* **Information given**
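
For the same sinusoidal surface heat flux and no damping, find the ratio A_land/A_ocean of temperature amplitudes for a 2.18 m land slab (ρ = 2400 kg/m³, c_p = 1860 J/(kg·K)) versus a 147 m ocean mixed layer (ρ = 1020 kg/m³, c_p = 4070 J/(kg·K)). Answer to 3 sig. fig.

62.7

C_ocean = 1020 × 4070 × 147 = 6.10×10^8 J/(m²·K).
C_land = 2400 × 1860 × 2.18 = 9.73×10^6 J/(m²·K).
Undamped amplitude ∝ 1/C, so A_land/A_ocean = C_ocean/C_land = 62.7.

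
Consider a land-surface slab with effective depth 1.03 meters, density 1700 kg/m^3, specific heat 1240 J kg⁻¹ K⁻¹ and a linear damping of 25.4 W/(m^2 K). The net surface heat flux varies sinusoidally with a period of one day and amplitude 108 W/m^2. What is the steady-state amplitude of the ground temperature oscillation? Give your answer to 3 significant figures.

0.675 K

Areal heat capacity C = ρ c_p D = 1700 × 1240 × 1.03 = 2.17×10^6 J/(m^2 K).
Angular frequency ω = 2π / T = 2π / 86400 s = 7.27×10^-5 s⁻¹.
√((Cω)² + λ²) = √((158)² + 25.4²) = 160 W/(m²·K).
Amplitude A = F₀ / √((Cω)²+λ²) = 108 / 160 = 0.675 K.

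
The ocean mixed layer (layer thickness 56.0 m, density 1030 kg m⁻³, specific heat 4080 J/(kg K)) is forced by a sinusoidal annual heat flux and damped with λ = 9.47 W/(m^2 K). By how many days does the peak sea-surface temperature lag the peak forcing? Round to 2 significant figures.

Areal heat capacity C = ρ c_p D = 1030 × 4080 × 56.0 = 2.35×10^8 J/(m^2 K).
ω = 2π / 3.15×10^7 s = 1.99×10^-7 s⁻¹.
Phase lag φ = arctan(Cω/λ) = arctan(46.9/9.47) = 1.37 rad.
Time lag = φ / ω = 1.37 / 1.99×10^-7 = 6.88×10^6 s = 79.7 days.

80 days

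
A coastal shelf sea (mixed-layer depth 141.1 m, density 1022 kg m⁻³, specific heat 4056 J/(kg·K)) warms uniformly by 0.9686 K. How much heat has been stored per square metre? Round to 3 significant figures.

Areal heat capacity C = ρ c_p D = 1022 × 4056 × 141.1 = 5.85×10^8 J/(m^2 K).
ΔQ = C ΔT = 5.85×10^8 × 0.9686 = 5.67×10^8 J/m².

5.67×10^8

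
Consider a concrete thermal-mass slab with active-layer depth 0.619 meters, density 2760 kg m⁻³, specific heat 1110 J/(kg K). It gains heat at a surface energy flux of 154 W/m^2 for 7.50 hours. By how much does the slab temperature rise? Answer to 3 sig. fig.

2.19 K

Areal heat capacity C = ρ c_p D = 2760 × 1110 × 0.619 = 1.90×10^6 J/(m²·K).
Net heat input Q = F Δt = 154 × (7.50 hours × 3600 s/hour) = 4.16×10^6 J/m².
ΔT = Q / C = 4.16×10^6 / 1.90×10^6 = 2.19 K.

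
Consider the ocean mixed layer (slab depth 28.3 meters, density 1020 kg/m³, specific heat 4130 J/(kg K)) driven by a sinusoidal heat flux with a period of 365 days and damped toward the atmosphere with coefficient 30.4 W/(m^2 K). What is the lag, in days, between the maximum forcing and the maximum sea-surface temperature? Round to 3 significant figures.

Areal heat capacity C = ρ c_p D = 1020 × 4130 × 28.3 = 1.19×10^8 J m⁻² K⁻¹.
ω = 2π / 3.15×10^7 s = 1.99×10^-7 s⁻¹.
Phase lag φ = arctan(Cω/λ) = arctan(23.8/30.4) = 0.663 rad.
Time lag = φ / ω = 0.663 / 1.99×10^-7 = 3.33×10^6 s = 38.5 days.

38.5 days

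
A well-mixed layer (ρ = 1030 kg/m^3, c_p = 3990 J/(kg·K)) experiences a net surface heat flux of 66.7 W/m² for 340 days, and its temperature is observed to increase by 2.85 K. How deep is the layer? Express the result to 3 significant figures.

Heat input Q = F Δt = 66.7 × 2.94×10^7 s = 1.96×10^9 J/m².
Required areal heat capacity C = Q / ΔT = 6.88×10^8 J/(m²·K).
Depth D = C / (ρ c_p) = 6.88×10^8 / (1030 × 3990) = 167 m.

167 m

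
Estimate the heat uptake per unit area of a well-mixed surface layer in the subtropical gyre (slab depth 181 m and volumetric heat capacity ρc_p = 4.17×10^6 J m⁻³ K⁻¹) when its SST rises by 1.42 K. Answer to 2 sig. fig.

Areal heat capacity C = ρc_p × D = 4.17×10^6 × 181 = 7.55×10^8 J/(m^2 K).
ΔQ = C ΔT = 7.55×10^8 × 1.42 = 1.07×10^9 J/m².

1.1×10^9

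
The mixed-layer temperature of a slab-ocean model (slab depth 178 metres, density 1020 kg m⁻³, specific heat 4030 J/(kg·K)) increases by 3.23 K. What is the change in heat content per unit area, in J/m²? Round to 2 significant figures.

2.4×10^9

Areal heat capacity C = ρ c_p D = 1020 × 4030 × 178 = 7.32×10^8 J/(m^2 K).
ΔQ = C ΔT = 7.32×10^8 × 3.23 = 2.36×10^9 J/m².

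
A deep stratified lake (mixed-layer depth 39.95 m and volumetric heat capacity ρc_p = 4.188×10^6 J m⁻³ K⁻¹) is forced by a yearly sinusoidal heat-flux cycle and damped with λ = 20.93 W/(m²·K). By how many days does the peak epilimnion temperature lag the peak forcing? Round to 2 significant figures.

59 days

Areal heat capacity C = ρc_p × D = 4.188×10^6 × 39.95 = 1.67×10^8 J m⁻² K⁻¹.
ω = 2π / 3.15×10^7 s = 1.99×10^-7 s⁻¹.
Phase lag φ = arctan(Cω/λ) = arctan(33.3/20.93) = 1.01 rad.
Time lag = φ / ω = 1.01 / 1.99×10^-7 = 5.07×10^6 s = 58.7 days.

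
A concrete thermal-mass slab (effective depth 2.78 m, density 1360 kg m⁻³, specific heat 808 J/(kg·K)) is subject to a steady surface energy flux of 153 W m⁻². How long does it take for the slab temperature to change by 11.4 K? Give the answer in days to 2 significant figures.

Areal heat capacity C = ρ c_p D = 1360 × 808 × 2.78 = 3.05×10^6 J/(m^2 K).
Time required: Δt = C ΔT / F = 3.05×10^6 × 11.4 / 153 = 2.28×10^5 s.
In days: 2.28×10^5 s / (86400 s/day) = 2.63 days.

2.6 days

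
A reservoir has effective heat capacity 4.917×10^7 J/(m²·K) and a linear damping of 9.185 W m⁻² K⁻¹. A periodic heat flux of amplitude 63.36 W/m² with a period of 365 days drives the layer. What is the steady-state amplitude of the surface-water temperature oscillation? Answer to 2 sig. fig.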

* **Assigned task**
Please retype all of the material above, keeping it exact.

* **Solved exercise**
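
For the same sinusoidal surface heat flux and no damping, find the ratio A_land/A_ocean of temperature amplitudes for a 2.18 m land slab (ρ = 2400 kg/m³, c_p = 1860 J/(kg·K)) versus a 147 m ocean mixed layer (ρ = 1020 kg/m³, c_p = 4070 J/(kg·K)). Answer to 3 sig. fig.

62.7

C_ocean = 1020 × 4070 × 147 = 6.10×10^8 J/(m²·K).
C_land = 2400 × 1860 × 2.18 = 9.73×10^6 J/(m²·K).
Undamped amplitude ∝ 1/C, so A_land/A_ocean = C_ocean/C_land = 62.7.

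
Consider a land-surface slab with effective depth 1.03 meters, density 1700 kg/m^3, specific heat 1240 J kg⁻¹ K⁻¹ and a linear damping of 25.4 W/(m^2 K). The net surface heat flux varies sinusoidally with a period of one day and amplitude 108 W/m^2. What is the steady-state amplitude of the ground temperature oscillation? Give your answer to 3 significant figures.

0.675 K

Areal heat capacity C = ρ c_p D = 1700 × 1240 × 1.03 = 2.17×10^6 J/(m^2 K).
Angular frequency ω = 2π / T = 2π / 86400 s = 7.27×10^-5 s⁻¹.
√((Cω)² + λ²) = √((158)² + 25.4²) = 160 W/(m²·K).
Amplitude A = F₀ / √((Cω)²+λ²) = 108 / 160 = 0.675 K.

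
The ocean mixed layer (layer thickness 56.0 m, density 1030 kg m⁻³, specific heat 4080 J/(kg K)) is forced by a sinusoidal annual heat flux and damped with λ = 9.47 W/(m^2 K). By how many days does the peak sea-surface temperature lag the peak forcing? Round to 2 significant figures.

Areal heat capacity C = ρ c_p D = 1030 × 4080 × 56.0 = 2.35×10^8 J/(m^2 K).
ω = 2π / 3.15×10^7 s = 1.99×10^-7 s⁻¹.
Phase lag φ = arctan(Cω/λ) = arctan(46.9/9.47) = 1.37 rad.
Time lag = φ / ω = 1.37 / 1.99×10^-7 = 6.88×10^6 s = 79.7 days.

80 days

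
A coastal shelf sea (mixed-layer depth 141.1 m, density 1022 kg m⁻³, specific heat 4056 J/(kg·K)) warms uniformly by 0.9686 K. How much heat has been stored per square metre? Round to 3 significant figures.

Areal heat capacity C = ρ c_p D = 1022 × 4056 × 141.1 = 5.85×10^8 J/(m^2 K).
ΔQ = C ΔT = 5.85×10^8 × 0.9686 = 5.67×10^8 J/m².

5.67×10^8

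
Consider a concrete thermal-mass slab with active-layer depth 0.619 meters, density 2760 kg m⁻³, specific heat 1110 J/(kg K). It gains heat at a surface energy flux of 154 W/m^2 for 7.50 hours. By how much does the slab temperature rise? Answer to 3 sig. fig.

2.19 K

Areal heat capacity C = ρ c_p D = 2760 × 1110 × 0.619 = 1.90×10^6 J/(m²·K).
Net heat input Q = F Δt = 154 × (7.50 hours × 3600 s/hour) = 4.16×10^6 J/m².
ΔT = Q / C = 4.16×10^6 / 1.90×10^6 = 2.19 K.

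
Consider the ocean mixed layer (slab depth 28.3 meters, density 1020 kg/m³, specific heat 4130 J/(kg K)) driven by a sinusoidal heat flux with a period of 365 days and damped toward the atmosphere with coefficient 30.4 W/(m^2 K). What is the lag, in days, between the maximum forcing and the maximum sea-surface temperature? Round to 3 significant figures.

Areal heat capacity C = ρ c_p D = 1020 × 4130 × 28.3 = 1.19×10^8 J m⁻² K⁻¹.
ω = 2π / 3.15×10^7 s = 1.99×10^-7 s⁻¹.
Phase lag φ = arctan(Cω/λ) = arctan(23.8/30.4) = 0.663 rad.
Time lag = φ / ω = 0.663 / 1.99×10^-7 = 3.33×10^6 s = 38.5 days.

38.5 days

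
A well-mixed layer (ρ = 1030 kg/m^3, c_p = 3990 J/(kg·K)) experiences a net surface heat flux of 66.7 W/m² for 340 days, and its temperature is observed to increase by 2.85 K. How deep is the layer? Express the result to 3 significant figures.

Heat input Q = F Δt = 66.7 × 2.94×10^7 s = 1.96×10^9 J/m².
Required areal heat capacity C = Q / ΔT = 6.88×10^8 J/(m²·K).
Depth D = C / (ρ c_p) = 6.88×10^8 / (1030 × 3990) = 167 m.

167 m

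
Estimate the heat uptake per unit area of a well-mixed surface layer in the subtropical gyre (slab depth 181 m and volumetric heat capacity ρc_p = 4.17×10^6 J m⁻³ K⁻¹) when its SST rises by 1.42 K. Answer to 2 sig. fig.

Areal heat capacity C = ρc_p × D = 4.17×10^6 × 181 = 7.55×10^8 J/(m^2 K).
ΔQ = C ΔT = 7.55×10^8 × 1.42 = 1.07×10^9 J/m².

1.1×10^9

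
The mixed-layer temperature of a slab-ocean model (slab depth 178 metres, density 1020 kg m⁻³, specific heat 4030 J/(kg·K)) increases by 3.23 K. What is the change in heat content per unit area, in J/m²? Round to 2 significant figures.

2.4×10^9

Areal heat capacity C = ρ c_p D = 1020 × 4030 × 178 = 7.32×10^8 J/(m^2 K).
ΔQ = C ΔT = 7.32×10^8 × 3.23 = 2.36×10^9 J/m².

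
A deep stratified lake (mixed-layer depth 39.95 m and volumetric heat capacity ρc_p = 4.188×10^6 J m⁻³ K⁻¹) is forced by a yearly sinusoidal heat-flux cycle and damped with λ = 20.93 W/(m²·K). By how many days does the peak epilimnion temperature lag the peak forcing? Round to 2 significant figures.

59 days

Areal heat capacity C = ρc_p × D = 4.188×10^6 × 39.95 = 1.67×10^8 J m⁻² K⁻¹.
ω = 2π / 3.15×10^7 s = 1.99×10^-7 s⁻¹.
Phase lag φ = arctan(Cω/λ) = arctan(33.3/20.93) = 1.01 rad.
Time lag = φ / ω = 1.01 / 1.99×10^-7 = 5.07×10^6 s = 58.7 days.

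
A concrete thermal-mass slab (effective depth 2.78 m, density 1360 kg m⁻³, specific heat 808 J/(kg·K)) is subject to a steady surface energy flux of 153 W m⁻². How long does it take for the slab temperature to change by 11.4 K? Give the answer in days to 2 significant figures.

Areal heat capacity C = ρ c_p D = 1360 × 808 × 2.78 = 3.05×10^6 J/(m^2 K).
Time required: Δt = C ΔT / F = 3.05×10^6 × 11.4 / 153 = 2.28×10^5 s.
In days: 2.28×10^5 s / (86400 s/day) = 2.63 days.

2.6 days

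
A reservoir has effective heat capacity 4.917×10^7 J/(m²·K) and a linear damping of 9.185 W m⁻² K⁻¹. A periodic heat flux of amplitude 63.36 W/m² with a period of 365 days drives the layer. What is the steady-state amplitude of the surface-water temperature oscillation? Answer to 2 sig. fig.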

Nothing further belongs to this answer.